--- Task input Enclosed Below ---

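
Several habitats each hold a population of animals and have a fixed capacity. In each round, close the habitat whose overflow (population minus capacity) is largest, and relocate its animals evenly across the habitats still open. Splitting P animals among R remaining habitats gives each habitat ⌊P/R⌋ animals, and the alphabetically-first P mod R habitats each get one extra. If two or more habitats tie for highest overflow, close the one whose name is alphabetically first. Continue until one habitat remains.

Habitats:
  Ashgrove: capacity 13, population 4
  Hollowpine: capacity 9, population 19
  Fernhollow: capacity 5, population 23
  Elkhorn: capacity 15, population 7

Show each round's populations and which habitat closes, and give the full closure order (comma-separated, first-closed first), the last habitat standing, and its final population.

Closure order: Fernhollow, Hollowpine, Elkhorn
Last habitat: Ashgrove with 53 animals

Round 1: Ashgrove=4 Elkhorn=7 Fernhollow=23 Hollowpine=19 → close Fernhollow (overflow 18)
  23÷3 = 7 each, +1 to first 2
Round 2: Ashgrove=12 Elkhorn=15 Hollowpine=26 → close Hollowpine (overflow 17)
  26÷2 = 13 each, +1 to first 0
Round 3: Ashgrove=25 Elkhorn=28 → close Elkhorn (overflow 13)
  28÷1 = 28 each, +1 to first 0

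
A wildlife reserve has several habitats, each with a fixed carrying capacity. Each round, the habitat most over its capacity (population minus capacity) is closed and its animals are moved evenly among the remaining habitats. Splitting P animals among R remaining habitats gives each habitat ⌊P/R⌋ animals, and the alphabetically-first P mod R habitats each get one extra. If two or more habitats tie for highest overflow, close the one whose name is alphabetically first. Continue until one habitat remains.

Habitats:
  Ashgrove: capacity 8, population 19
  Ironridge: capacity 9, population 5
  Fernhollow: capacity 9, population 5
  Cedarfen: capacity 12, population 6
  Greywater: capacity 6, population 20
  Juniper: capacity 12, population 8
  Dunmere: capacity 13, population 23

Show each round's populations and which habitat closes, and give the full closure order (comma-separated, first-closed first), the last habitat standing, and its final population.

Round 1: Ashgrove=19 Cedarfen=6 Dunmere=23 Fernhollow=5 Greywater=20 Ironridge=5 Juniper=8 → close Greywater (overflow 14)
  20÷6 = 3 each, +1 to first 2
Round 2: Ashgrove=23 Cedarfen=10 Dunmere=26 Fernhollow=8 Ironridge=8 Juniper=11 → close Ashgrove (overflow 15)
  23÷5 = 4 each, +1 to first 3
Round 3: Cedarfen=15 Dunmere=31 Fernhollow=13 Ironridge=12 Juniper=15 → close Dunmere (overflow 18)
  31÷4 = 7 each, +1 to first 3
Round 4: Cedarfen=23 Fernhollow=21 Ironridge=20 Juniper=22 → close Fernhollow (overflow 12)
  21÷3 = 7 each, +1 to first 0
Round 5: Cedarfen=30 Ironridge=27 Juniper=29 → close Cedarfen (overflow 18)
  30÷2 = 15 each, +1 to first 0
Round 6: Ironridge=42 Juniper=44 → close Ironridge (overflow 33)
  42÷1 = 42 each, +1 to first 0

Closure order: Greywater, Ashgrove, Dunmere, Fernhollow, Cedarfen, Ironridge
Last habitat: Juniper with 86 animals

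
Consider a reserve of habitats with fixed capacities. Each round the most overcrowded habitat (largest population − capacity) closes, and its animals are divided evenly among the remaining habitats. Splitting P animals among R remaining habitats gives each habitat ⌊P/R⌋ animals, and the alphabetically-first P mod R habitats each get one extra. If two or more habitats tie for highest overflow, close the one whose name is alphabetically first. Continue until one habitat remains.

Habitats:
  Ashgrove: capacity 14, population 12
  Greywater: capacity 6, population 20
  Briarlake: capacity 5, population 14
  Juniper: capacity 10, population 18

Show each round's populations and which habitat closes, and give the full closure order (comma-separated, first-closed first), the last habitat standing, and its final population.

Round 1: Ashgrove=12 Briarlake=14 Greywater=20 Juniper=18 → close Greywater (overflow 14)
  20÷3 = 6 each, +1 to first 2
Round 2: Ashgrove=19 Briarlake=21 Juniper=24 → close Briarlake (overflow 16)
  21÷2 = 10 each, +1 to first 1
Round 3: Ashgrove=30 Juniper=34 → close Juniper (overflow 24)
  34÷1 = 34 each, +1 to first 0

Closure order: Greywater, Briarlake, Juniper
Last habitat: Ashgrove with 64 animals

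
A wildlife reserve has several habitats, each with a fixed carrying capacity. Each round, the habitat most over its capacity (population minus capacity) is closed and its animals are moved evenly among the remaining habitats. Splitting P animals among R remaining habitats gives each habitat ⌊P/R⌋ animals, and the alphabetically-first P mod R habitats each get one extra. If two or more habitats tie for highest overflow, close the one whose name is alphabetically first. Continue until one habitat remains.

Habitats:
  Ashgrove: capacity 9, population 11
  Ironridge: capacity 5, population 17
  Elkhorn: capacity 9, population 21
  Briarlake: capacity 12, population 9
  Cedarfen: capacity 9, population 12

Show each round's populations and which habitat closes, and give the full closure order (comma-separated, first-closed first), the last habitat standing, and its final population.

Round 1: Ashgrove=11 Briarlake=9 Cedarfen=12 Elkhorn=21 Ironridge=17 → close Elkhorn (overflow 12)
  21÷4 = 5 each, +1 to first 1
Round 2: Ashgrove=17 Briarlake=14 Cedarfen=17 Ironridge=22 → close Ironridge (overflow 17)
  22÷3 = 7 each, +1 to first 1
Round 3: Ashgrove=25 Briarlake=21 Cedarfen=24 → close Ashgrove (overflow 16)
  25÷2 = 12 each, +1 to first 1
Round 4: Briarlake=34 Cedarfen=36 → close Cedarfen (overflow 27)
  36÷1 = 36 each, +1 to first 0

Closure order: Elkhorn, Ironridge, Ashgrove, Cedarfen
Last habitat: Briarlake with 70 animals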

--- End of Enclosed Task input ---

Exercise directions> Write the records out once more. Each line must match.

Task answer>
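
Several habitats each hold a population of animals and have a fixed capacity. In each round, close the habitat whose overflow (population minus capacity) is largest, and relocate its animals evenly across the habitats still open. Splitting P animals among R remaining habitats gives each habitat ⌊P/R⌋ animals, and the alphabetically-first P mod R habitats each get one extra. If two or more habitats tie for highest overflow, close the one whose name is alphabetically first. Continue until one habitat remains.

Habitats:
  Ashgrove: capacity 13, population 4
  Hollowpine: capacity 9, population 19
  Fernhollow: capacity 5, population 23
  Elkhorn: capacity 15, population 7

Show each round's populations and which habitat closes, and give the full closure order (comma-separated, first-closed first), the last habitat standing, and its final population.

Closure order: Fernhollow, Hollowpine, Elkhorn
Last habitat: Ashgrove with 53 animals

Round 1: Ashgrove=4 Elkhorn=7 Fernhollow=23 Hollowpine=19 → close Fernhollow (overflow 18)
  23÷3 = 7 each, +1 to first 2
Round 2: Ashgrove=12 Elkhorn=15 Hollowpine=26 → close Hollowpine (overflow 17)
  26÷2 = 13 each, +1 to first 0
Round 3: Ashgrove=25 Elkhorn=28 → close Elkhorn (overflow 13)
  28÷1 = 28 each, +1 to first 0

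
A wildlife reserve has several habitats, each with a fixed carrying capacity. Each round, the habitat most over its capacity (population minus capacity) is closed and its animals are moved evenly among the remaining habitats. Splitting P animals among R remaining habitats gives each habitat ⌊P/R⌋ animals, and the alphabetically-first P mod R habitats each get one extra. If two or more habitats tie for highest overflow, close the one whose name is alphabetically first. Continue until one habitat remains.

Habitats:
  Ashgrove: capacity 8, population 19
  Ironridge: capacity 9, population 5
  Fernhollow: capacity 9, population 5
  Cedarfen: capacity 12, population 6
  Greywater: capacity 6, population 20
  Juniper: capacity 12, population 8
  Dunmere: capacity 13, population 23

Show each round's populations and which habitat closes, and give the full closure order (comma-separated, first-closed first), the last habitat standing, and its final population.

Round 1: Ashgrove=19 Cedarfen=6 Dunmere=23 Fernhollow=5 Greywater=20 Ironridge=5 Juniper=8 → close Greywater (overflow 14)
  20÷6 = 3 each, +1 to first 2
Round 2: Ashgrove=23 Cedarfen=10 Dunmere=26 Fernhollow=8 Ironridge=8 Juniper=11 → close Ashgrove (overflow 15)
  23÷5 = 4 each, +1 to first 3
Round 3: Cedarfen=15 Dunmere=31 Fernhollow=13 Ironridge=12 Juniper=15 → close Dunmere (overflow 18)
  31÷4 = 7 each, +1 to first 3
Round 4: Cedarfen=23 Fernhollow=21 Ironridge=20 Juniper=22 → close Fernhollow (overflow 12)
  21÷3 = 7 each, +1 to first 0
Round 5: Cedarfen=30 Ironridge=27 Juniper=29 → close Cedarfen (overflow 18)
  30÷2 = 15 each, +1 to first 0
Round 6: Ironridge=42 Juniper=44 → close Ironridge (overflow 33)
  42÷1 = 42 each, +1 to first 0

Closure order: Greywater, Ashgrove, Dunmere, Fernhollow, Cedarfen, Ironridge
Last habitat: Juniper with 86 animals

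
Consider a reserve of habitats with fixed capacities. Each round the most overcrowded habitat (largest population − capacity) closes, and its animals are divided evenly among the remaining habitats. Splitting P animals among R remaining habitats gives each habitat ⌊P/R⌋ animals, and the alphabetically-first P mod R habitats each get one extra. If two or more habitats tie for highest overflow, close the one whose name is alphabetically first. Continue until one habitat remains.

Habitats:
  Ashgrove: capacity 14, population 12
  Greywater: capacity 6, population 20
  Briarlake: capacity 5, population 14
  Juniper: capacity 10, population 18

Show each round's populations and which habitat closes, and give the full closure order (comma-separated, first-closed first), the last habitat standing, and its final population.

Round 1: Ashgrove=12 Briarlake=14 Greywater=20 Juniper=18 → close Greywater (overflow 14)
  20÷3 = 6 each, +1 to first 2
Round 2: Ashgrove=19 Briarlake=21 Juniper=24 → close Briarlake (overflow 16)
  21÷2 = 10 each, +1 to first 1
Round 3: Ashgrove=30 Juniper=34 → close Juniper (overflow 24)
  34÷1 = 34 each, +1 to first 0

Closure order: Greywater, Briarlake, Juniper
Last habitat: Ashgrove with 64 animals

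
A wildlife reserve has several habitats, each with a fixed carrying capacity. Each round, the habitat most over its capacity (population minus capacity) is closed and its animals are moved evenly among the remaining habitats. Splitting P animals among R remaining habitats gives each habitat ⌊P/R⌋ animals, and the alphabetically-first P mod R habitats each get one extra. If two or more habitats tie for highest overflow, close the one whose name is alphabetically first. Continue until one habitat remains.

Habitats:
  Ashgrove: capacity 9, population 11
  Ironridge: capacity 5, population 17
  Elkhorn: capacity 9, population 21
  Briarlake: capacity 12, population 9
  Cedarfen: capacity 9, population 12

Show each round's populations and which habitat closes, and give the full closure order (comma-separated, first-closed first), the last habitat standing, and its final population.

Round 1: Ashgrove=11 Briarlake=9 Cedarfen=12 Elkhorn=21 Ironridge=17 → close Elkhorn (overflow 12)
  21÷4 = 5 each, +1 to first 1
Round 2: Ashgrove=17 Briarlake=14 Cedarfen=17 Ironridge=22 → close Ironridge (overflow 17)
  22÷3 = 7 each, +1 to first 1
Round 3: Ashgrove=25 Briarlake=21 Cedarfen=24 → close Ashgrove (overflow 16)
  25÷2 = 12 each, +1 to first 1
Round 4: Briarlake=34 Cedarfen=36 → close Cedarfen (overflow 27)
  36÷1 = 36 each, +1 to first 0

Closure order: Elkhorn, Ironridge, Ashgrove, Cedarfen
Last habitat: Briarlake with 70 animals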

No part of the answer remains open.